**Task directions**
Repeat the listing below line for line, exactly as shown.

**Supplied material**

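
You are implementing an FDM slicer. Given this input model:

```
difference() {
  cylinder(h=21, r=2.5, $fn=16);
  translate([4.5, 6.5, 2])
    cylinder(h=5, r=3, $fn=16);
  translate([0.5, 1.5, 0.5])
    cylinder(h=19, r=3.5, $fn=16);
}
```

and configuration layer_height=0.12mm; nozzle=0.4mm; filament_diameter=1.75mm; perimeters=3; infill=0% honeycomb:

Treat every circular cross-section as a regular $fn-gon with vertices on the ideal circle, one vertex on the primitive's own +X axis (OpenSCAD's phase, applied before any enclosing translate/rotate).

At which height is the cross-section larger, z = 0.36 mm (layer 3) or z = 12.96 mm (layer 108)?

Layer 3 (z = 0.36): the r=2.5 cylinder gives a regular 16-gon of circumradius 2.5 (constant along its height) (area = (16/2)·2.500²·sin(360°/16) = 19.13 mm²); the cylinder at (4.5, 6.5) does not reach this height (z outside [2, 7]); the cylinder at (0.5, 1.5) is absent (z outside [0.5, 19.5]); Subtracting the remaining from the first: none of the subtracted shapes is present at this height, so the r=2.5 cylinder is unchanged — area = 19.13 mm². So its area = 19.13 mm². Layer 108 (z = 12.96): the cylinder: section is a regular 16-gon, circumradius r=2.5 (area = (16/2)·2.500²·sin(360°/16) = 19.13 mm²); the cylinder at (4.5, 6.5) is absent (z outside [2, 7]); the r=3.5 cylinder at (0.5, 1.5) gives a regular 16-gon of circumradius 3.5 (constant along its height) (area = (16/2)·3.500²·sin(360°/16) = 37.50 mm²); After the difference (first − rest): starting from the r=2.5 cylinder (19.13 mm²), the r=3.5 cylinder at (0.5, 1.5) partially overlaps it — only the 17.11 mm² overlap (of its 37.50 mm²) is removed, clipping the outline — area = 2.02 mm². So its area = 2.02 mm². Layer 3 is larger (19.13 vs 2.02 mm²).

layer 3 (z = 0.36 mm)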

**Result of the task**
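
You are implementing an FDM slicer. Given this input model:

```
difference() {
  cylinder(h=21, r=2.5, $fn=16);
  translate([4.5, 6.5, 2])
    cylinder(h=5, r=3, $fn=16);
  translate([0.5, 1.5, 0.5])
    cylinder(h=19, r=3.5, $fn=16);
}
```

and configuration layer_height=0.12mm; nozzle=0.4mm; filament_diameter=1.75mm; perimeters=3; infill=0% honeycomb:

Treat every circular cross-section as a regular $fn-gon with vertices on the ideal circle, one vertex on the primitive's own +X axis (OpenSCAD's phase, applied before any enclosing translate/rotate).

At which height is the cross-section larger, z = 0.36 mm (layer 3) or z = 12.96 mm (layer 108)?

Layer 3 (z = 0.36): the r=2.5 cylinder gives a regular 16-gon of circumradius 2.5 (constant along its height) (area = (16/2)·2.500²·sin(360°/16) = 19.13 mm²); the cylinder at (4.5, 6.5) does not reach this height (z outside [2, 7]); the cylinder at (0.5, 1.5) is absent (z outside [0.5, 19.5]); Subtracting the remaining from the first: none of the subtracted shapes is present at this height, so the r=2.5 cylinder is unchanged — area = 19.13 mm². So its area = 19.13 mm². Layer 108 (z = 12.96): the cylinder: section is a regular 16-gon, circumradius r=2.5 (area = (16/2)·2.500²·sin(360°/16) = 19.13 mm²); the cylinder at (4.5, 6.5) is absent (z outside [2, 7]); the r=3.5 cylinder at (0.5, 1.5) gives a regular 16-gon of circumradius 3.5 (constant along its height) (area = (16/2)·3.500²·sin(360°/16) = 37.50 mm²); After the difference (first − rest): starting from the r=2.5 cylinder (19.13 mm²), the r=3.5 cylinder at (0.5, 1.5) partially overlaps it — only the 17.11 mm² overlap (of its 37.50 mm²) is removed, clipping the outline — area = 2.02 mm². So its area = 2.02 mm². Layer 3 is larger (19.13 vs 2.02 mm²).

layer 3 (z = 0.36 mm)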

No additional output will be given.